PROBLEM DESCRIPTION -> Your output must be a faithful copy of the listing underneath.

- - -

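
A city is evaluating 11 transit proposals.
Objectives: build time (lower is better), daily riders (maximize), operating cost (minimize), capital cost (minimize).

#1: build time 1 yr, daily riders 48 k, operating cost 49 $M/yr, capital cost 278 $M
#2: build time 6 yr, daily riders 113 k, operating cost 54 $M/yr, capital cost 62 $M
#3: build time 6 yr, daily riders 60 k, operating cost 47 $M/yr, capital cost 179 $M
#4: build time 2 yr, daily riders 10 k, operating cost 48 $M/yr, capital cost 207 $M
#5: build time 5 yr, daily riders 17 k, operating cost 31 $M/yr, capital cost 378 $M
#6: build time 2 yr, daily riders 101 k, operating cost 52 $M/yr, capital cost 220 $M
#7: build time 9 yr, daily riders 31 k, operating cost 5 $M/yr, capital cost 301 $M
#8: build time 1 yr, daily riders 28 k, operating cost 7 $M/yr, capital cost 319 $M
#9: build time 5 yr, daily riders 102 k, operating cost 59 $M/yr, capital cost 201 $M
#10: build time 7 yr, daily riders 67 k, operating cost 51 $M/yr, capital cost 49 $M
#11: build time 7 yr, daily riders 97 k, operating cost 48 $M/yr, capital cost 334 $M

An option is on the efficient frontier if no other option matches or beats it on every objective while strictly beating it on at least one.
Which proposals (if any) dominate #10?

none

#1: worse on daily riders (48 vs 67).
#2: worse on operating cost (54 vs 51).
#3: worse on daily riders (60 vs 67).
#4: worse on daily riders (10 vs 67).
#5: worse on daily riders (17 vs 67).
#6: worse on operating cost (52 vs 51).
#7: worse on build time (9 vs 7).
#8: worse on daily riders (28 vs 67).
#9: worse on operating cost (59 vs 51).
#11: worse on capital cost (334 vs 49).
No option dominates #10.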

- - -

SOLUTION TO THIS PROBLEM ->
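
A city is evaluating 11 transit proposals.
Objectives: build time (lower is better), daily riders (maximize), operating cost (minimize), capital cost (minimize).

#1: build time 1 yr, daily riders 48 k, operating cost 49 $M/yr, capital cost 278 $M
#2: build time 6 yr, daily riders 113 k, operating cost 54 $M/yr, capital cost 62 $M
#3: build time 6 yr, daily riders 60 k, operating cost 47 $M/yr, capital cost 179 $M
#4: build time 2 yr, daily riders 10 k, operating cost 48 $M/yr, capital cost 207 $M
#5: build time 5 yr, daily riders 17 k, operating cost 31 $M/yr, capital cost 378 $M
#6: build time 2 yr, daily riders 101 k, operating cost 52 $M/yr, capital cost 220 $M
#7: build time 9 yr, daily riders 31 k, operating cost 5 $M/yr, capital cost 301 $M
#8: build time 1 yr, daily riders 28 k, operating cost 7 $M/yr, capital cost 319 $M
#9: build time 5 yr, daily riders 102 k, operating cost 59 $M/yr, capital cost 201 $M
#10: build time 7 yr, daily riders 67 k, operating cost 51 $M/yr, capital cost 49 $M
#11: build time 7 yr, daily riders 97 k, operating cost 48 $M/yr, capital cost 334 $M

An option is on the efficient frontier if no other option matches or beats it on every objective while strictly beating it on at least one.
Which proposals (if any) dominate #10?

none

#1: worse on daily riders (48 vs 67).
#2: worse on operating cost (54 vs 51).
#3: worse on daily riders (60 vs 67).
#4: worse on daily riders (10 vs 67).
#5: worse on daily riders (17 vs 67).
#6: worse on operating cost (52 vs 51).
#7: worse on build time (9 vs 7).
#8: worse on daily riders (28 vs 67).
#9: worse on operating cost (59 vs 51).
#11: worse on capital cost (334 vs 49).
No option dominates #10.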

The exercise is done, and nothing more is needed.